(Saved entries):
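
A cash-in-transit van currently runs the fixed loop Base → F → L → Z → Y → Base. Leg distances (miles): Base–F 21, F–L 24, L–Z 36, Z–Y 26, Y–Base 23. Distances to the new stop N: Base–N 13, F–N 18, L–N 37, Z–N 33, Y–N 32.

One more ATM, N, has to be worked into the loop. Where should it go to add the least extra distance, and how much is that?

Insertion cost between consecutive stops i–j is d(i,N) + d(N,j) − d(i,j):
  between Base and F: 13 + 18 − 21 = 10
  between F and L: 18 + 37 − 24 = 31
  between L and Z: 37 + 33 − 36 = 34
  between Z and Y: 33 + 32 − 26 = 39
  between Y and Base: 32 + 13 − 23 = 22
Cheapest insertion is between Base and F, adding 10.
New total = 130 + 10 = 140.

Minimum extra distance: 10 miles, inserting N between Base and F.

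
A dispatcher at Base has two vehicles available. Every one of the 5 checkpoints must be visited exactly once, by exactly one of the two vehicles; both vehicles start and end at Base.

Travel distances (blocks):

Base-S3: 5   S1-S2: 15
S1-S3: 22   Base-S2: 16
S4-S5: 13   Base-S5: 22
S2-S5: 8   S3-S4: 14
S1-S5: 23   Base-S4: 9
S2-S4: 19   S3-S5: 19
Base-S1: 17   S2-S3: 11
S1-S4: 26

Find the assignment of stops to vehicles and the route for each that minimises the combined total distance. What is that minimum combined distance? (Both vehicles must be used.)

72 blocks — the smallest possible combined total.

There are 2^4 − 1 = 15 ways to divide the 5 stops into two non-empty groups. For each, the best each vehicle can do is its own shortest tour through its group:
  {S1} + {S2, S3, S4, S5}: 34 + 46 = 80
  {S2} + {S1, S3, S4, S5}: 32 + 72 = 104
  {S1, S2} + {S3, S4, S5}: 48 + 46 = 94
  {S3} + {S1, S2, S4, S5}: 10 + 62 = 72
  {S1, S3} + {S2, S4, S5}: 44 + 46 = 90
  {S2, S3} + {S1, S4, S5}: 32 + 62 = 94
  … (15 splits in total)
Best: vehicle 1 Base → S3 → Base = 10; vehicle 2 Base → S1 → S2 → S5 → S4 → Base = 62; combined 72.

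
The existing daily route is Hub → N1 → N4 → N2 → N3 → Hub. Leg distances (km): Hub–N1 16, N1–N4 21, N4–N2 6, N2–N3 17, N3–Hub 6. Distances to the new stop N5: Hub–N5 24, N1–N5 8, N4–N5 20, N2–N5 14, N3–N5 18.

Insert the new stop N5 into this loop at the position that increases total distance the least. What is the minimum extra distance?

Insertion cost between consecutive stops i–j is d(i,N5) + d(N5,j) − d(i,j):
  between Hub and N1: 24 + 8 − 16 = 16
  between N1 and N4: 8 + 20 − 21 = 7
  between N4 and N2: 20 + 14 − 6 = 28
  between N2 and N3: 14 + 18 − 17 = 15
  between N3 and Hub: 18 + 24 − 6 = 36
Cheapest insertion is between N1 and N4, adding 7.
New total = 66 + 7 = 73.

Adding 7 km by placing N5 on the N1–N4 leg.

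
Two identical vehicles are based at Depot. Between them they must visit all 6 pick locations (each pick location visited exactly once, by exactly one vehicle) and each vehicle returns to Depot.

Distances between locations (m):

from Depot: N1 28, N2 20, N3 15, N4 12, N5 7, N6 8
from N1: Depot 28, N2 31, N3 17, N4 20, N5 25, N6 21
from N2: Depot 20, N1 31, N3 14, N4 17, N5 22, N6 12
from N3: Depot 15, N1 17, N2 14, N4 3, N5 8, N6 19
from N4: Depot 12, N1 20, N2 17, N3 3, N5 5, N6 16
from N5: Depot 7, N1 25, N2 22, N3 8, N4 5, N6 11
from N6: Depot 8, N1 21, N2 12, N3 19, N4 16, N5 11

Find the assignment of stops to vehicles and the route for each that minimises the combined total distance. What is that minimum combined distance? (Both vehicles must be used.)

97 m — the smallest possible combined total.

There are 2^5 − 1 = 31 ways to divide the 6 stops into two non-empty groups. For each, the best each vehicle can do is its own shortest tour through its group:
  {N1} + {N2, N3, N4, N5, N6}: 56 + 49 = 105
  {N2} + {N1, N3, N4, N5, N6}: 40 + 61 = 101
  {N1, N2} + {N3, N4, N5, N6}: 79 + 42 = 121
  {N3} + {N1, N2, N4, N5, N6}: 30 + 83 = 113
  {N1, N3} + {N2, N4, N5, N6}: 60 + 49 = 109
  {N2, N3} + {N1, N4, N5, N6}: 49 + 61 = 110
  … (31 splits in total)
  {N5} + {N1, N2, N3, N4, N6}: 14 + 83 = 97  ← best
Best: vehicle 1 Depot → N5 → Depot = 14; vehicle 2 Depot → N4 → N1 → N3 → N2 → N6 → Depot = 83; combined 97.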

(Required action):
Transcribe each entry verbatim, leaving none out.

(The answer):
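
A cash-in-transit van currently runs the fixed loop Base → F → L → Z → Y → Base. Leg distances (miles): Base–F 21, F–L 24, L–Z 36, Z–Y 26, Y–Base 23. Distances to the new stop N: Base–N 13, F–N 18, L–N 37, Z–N 33, Y–N 32.

One more ATM, N, has to be worked into the loop. Where should it go to add the least extra distance, and how much is that?

Insertion cost between consecutive stops i–j is d(i,N) + d(N,j) − d(i,j):
  between Base and F: 13 + 18 − 21 = 10
  between F and L: 18 + 37 − 24 = 31
  between L and Z: 37 + 33 − 36 = 34
  between Z and Y: 33 + 32 − 26 = 39
  between Y and Base: 32 + 13 − 23 = 22
Cheapest insertion is between Base and F, adding 10.
New total = 130 + 10 = 140.

Minimum extra distance: 10 miles, inserting N between Base and F.

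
A dispatcher at Base has two vehicles available. Every one of the 5 checkpoints must be visited exactly once, by exactly one of the two vehicles; both vehicles start and end at Base.

Travel distances (blocks):

Base-S3: 5   S1-S2: 15
S1-S3: 22   Base-S2: 16
S4-S5: 13   Base-S5: 22
S2-S5: 8   S3-S4: 14
S1-S5: 23   Base-S4: 9
S2-S4: 19   S3-S5: 19
Base-S1: 17   S2-S3: 11
S1-S4: 26

Find the assignment of stops to vehicles and the route for each that minimises the combined total distance. What is that minimum combined distance? (Both vehicles must be used.)

72 blocks — the smallest possible combined total.

There are 2^4 − 1 = 15 ways to divide the 5 stops into two non-empty groups. For each, the best each vehicle can do is its own shortest tour through its group:
  {S1} + {S2, S3, S4, S5}: 34 + 46 = 80
  {S2} + {S1, S3, S4, S5}: 32 + 72 = 104
  {S1, S2} + {S3, S4, S5}: 48 + 46 = 94
  {S3} + {S1, S2, S4, S5}: 10 + 62 = 72
  {S1, S3} + {S2, S4, S5}: 44 + 46 = 90
  {S2, S3} + {S1, S4, S5}: 32 + 62 = 94
  … (15 splits in total)
Best: vehicle 1 Base → S3 → Base = 10; vehicle 2 Base → S1 → S2 → S5 → S4 → Base = 62; combined 72.

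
The existing daily route is Hub → N1 → N4 → N2 → N3 → Hub. Leg distances (km): Hub–N1 16, N1–N4 21, N4–N2 6, N2–N3 17, N3–Hub 6. Distances to the new stop N5: Hub–N5 24, N1–N5 8, N4–N5 20, N2–N5 14, N3–N5 18.

Insert the new stop N5 into this loop at the position that increases total distance the least. What is the minimum extra distance?

Insertion cost between consecutive stops i–j is d(i,N5) + d(N5,j) − d(i,j):
  between Hub and N1: 24 + 8 − 16 = 16
  between N1 and N4: 8 + 20 − 21 = 7
  between N4 and N2: 20 + 14 − 6 = 28
  between N2 and N3: 14 + 18 − 17 = 15
  between N3 and Hub: 18 + 24 − 6 = 36
Cheapest insertion is between N1 and N4, adding 7.
New total = 66 + 7 = 73.

Adding 7 km by placing N5 on the N1–N4 leg.

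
Two identical vehicles are based at Depot. Between them they must visit all 6 pick locations (each pick location visited exactly once, by exactly one vehicle) and each vehicle returns to Depot.

Distances between locations (m):

from Depot: N1 28, N2 20, N3 15, N4 12, N5 7, N6 8
from N1: Depot 28, N2 31, N3 17, N4 20, N5 25, N6 21
from N2: Depot 20, N1 31, N3 14, N4 17, N5 22, N6 12
from N3: Depot 15, N1 17, N2 14, N4 3, N5 8, N6 19
from N4: Depot 12, N1 20, N2 17, N3 3, N5 5, N6 16
from N5: Depot 7, N1 25, N2 22, N3 8, N4 5, N6 11
from N6: Depot 8, N1 21, N2 12, N3 19, N4 16, N5 11

Find the assignment of stops to vehicles and the route for each that minimises the combined total distance. What is that minimum combined distance? (Both vehicles must be used.)

97 m — the smallest possible combined total.

There are 2^5 − 1 = 31 ways to divide the 6 stops into two non-empty groups. For each, the best each vehicle can do is its own shortest tour through its group:
  {N1} + {N2, N3, N4, N5, N6}: 56 + 49 = 105
  {N2} + {N1, N3, N4, N5, N6}: 40 + 61 = 101
  {N1, N2} + {N3, N4, N5, N6}: 79 + 42 = 121
  {N3} + {N1, N2, N4, N5, N6}: 30 + 83 = 113
  {N1, N3} + {N2, N4, N5, N6}: 60 + 49 = 109
  {N2, N3} + {N1, N4, N5, N6}: 49 + 61 = 110
  … (31 splits in total)
  {N5} + {N1, N2, N3, N4, N6}: 14 + 83 = 97  ← best
Best: vehicle 1 Depot → N5 → Depot = 14; vehicle 2 Depot → N4 → N1 → N3 → N2 → N6 → Depot = 83; combined 97.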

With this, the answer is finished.